* [Records for processing]
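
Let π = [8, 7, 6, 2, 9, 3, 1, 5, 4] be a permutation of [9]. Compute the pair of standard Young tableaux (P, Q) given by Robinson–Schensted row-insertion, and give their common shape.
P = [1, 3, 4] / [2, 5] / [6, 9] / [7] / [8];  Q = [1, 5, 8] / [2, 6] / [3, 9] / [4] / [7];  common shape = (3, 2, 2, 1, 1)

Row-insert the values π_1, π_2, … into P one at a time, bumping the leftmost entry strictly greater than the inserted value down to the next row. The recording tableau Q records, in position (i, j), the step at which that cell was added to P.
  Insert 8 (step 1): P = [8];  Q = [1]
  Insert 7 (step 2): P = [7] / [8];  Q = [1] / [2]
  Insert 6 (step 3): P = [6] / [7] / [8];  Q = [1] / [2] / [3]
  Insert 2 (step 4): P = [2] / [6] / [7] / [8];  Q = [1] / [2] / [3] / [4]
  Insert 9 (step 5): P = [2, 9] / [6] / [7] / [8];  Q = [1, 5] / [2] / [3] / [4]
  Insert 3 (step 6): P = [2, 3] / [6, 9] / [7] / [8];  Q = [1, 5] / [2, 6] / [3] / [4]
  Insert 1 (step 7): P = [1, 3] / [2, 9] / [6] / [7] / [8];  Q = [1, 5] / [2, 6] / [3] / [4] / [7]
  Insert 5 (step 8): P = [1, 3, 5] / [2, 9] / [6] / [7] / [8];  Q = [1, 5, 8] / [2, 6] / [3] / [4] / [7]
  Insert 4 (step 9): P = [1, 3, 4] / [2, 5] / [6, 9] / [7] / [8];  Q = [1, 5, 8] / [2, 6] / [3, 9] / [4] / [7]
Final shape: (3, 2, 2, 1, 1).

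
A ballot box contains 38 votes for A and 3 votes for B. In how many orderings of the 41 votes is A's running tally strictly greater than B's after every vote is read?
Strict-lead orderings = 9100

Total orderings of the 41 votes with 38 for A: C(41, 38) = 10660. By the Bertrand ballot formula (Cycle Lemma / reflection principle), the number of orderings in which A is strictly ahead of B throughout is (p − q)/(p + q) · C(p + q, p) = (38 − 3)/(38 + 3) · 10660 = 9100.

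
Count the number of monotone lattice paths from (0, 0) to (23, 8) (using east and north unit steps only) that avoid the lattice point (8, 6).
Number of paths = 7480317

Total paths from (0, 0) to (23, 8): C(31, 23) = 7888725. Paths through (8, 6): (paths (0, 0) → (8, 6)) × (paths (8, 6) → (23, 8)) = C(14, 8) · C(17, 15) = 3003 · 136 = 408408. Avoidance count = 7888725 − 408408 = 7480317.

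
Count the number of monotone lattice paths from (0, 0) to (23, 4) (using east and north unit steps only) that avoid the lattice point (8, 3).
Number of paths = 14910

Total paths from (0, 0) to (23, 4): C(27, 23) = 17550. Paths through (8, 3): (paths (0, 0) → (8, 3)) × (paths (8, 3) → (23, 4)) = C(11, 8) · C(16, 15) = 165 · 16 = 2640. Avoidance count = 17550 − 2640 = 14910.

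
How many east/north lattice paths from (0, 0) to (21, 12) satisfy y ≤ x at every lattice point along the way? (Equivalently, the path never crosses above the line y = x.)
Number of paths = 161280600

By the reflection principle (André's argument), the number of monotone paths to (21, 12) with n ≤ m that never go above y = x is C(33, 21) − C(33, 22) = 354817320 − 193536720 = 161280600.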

* [Work request] Your answer should be the data above, retyped in full and unaltered.

* [Answer to the problem]
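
Let π = [8, 7, 6, 2, 9, 3, 1, 5, 4] be a permutation of [9]. Compute the pair of standard Young tableaux (P, Q) given by Robinson–Schensted row-insertion, and give their common shape.
P = [1, 3, 4] / [2, 5] / [6, 9] / [7] / [8];  Q = [1, 5, 8] / [2, 6] / [3, 9] / [4] / [7];  common shape = (3, 2, 2, 1, 1)

Row-insert the values π_1, π_2, … into P one at a time, bumping the leftmost entry strictly greater than the inserted value down to the next row. The recording tableau Q records, in position (i, j), the step at which that cell was added to P.
  Insert 8 (step 1): P = [8];  Q = [1]
  Insert 7 (step 2): P = [7] / [8];  Q = [1] / [2]
  Insert 6 (step 3): P = [6] / [7] / [8];  Q = [1] / [2] / [3]
  Insert 2 (step 4): P = [2] / [6] / [7] / [8];  Q = [1] / [2] / [3] / [4]
  Insert 9 (step 5): P = [2, 9] / [6] / [7] / [8];  Q = [1, 5] / [2] / [3] / [4]
  Insert 3 (step 6): P = [2, 3] / [6, 9] / [7] / [8];  Q = [1, 5] / [2, 6] / [3] / [4]
  Insert 1 (step 7): P = [1, 3] / [2, 9] / [6] / [7] / [8];  Q = [1, 5] / [2, 6] / [3] / [4] / [7]
  Insert 5 (step 8): P = [1, 3, 5] / [2, 9] / [6] / [7] / [8];  Q = [1, 5, 8] / [2, 6] / [3] / [4] / [7]
  Insert 4 (step 9): P = [1, 3, 4] / [2, 5] / [6, 9] / [7] / [8];  Q = [1, 5, 8] / [2, 6] / [3, 9] / [4] / [7]
Final shape: (3, 2, 2, 1, 1).

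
A ballot box contains 38 votes for A and 3 votes for B. In how many orderings of the 41 votes is A's running tally strictly greater than B's after every vote is read?
Strict-lead orderings = 9100

Total orderings of the 41 votes with 38 for A: C(41, 38) = 10660. By the Bertrand ballot formula (Cycle Lemma / reflection principle), the number of orderings in which A is strictly ahead of B throughout is (p − q)/(p + q) · C(p + q, p) = (38 − 3)/(38 + 3) · 10660 = 9100.

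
Count the number of monotone lattice paths from (0, 0) to (23, 8) (using east and north unit steps only) that avoid the lattice point (8, 6).
Number of paths = 7480317

Total paths from (0, 0) to (23, 8): C(31, 23) = 7888725. Paths through (8, 6): (paths (0, 0) → (8, 6)) × (paths (8, 6) → (23, 8)) = C(14, 8) · C(17, 15) = 3003 · 136 = 408408. Avoidance count = 7888725 − 408408 = 7480317.

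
Count the number of monotone lattice paths from (0, 0) to (23, 4) (using east and north unit steps only) that avoid the lattice point (8, 3).
Number of paths = 14910

Total paths from (0, 0) to (23, 4): C(27, 23) = 17550. Paths through (8, 3): (paths (0, 0) → (8, 3)) × (paths (8, 3) → (23, 4)) = C(11, 8) · C(16, 15) = 165 · 16 = 2640. Avoidance count = 17550 − 2640 = 14910.

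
How many east/north lattice paths from (0, 0) to (21, 12) satisfy y ≤ x at every lattice point along the way? (Equivalently, the path never crosses above the line y = x.)
Number of paths = 161280600

By the reflection principle (André's argument), the number of monotone paths to (21, 12) with n ≤ m that never go above y = x is C(33, 21) − C(33, 22) = 354817320 − 193536720 = 161280600.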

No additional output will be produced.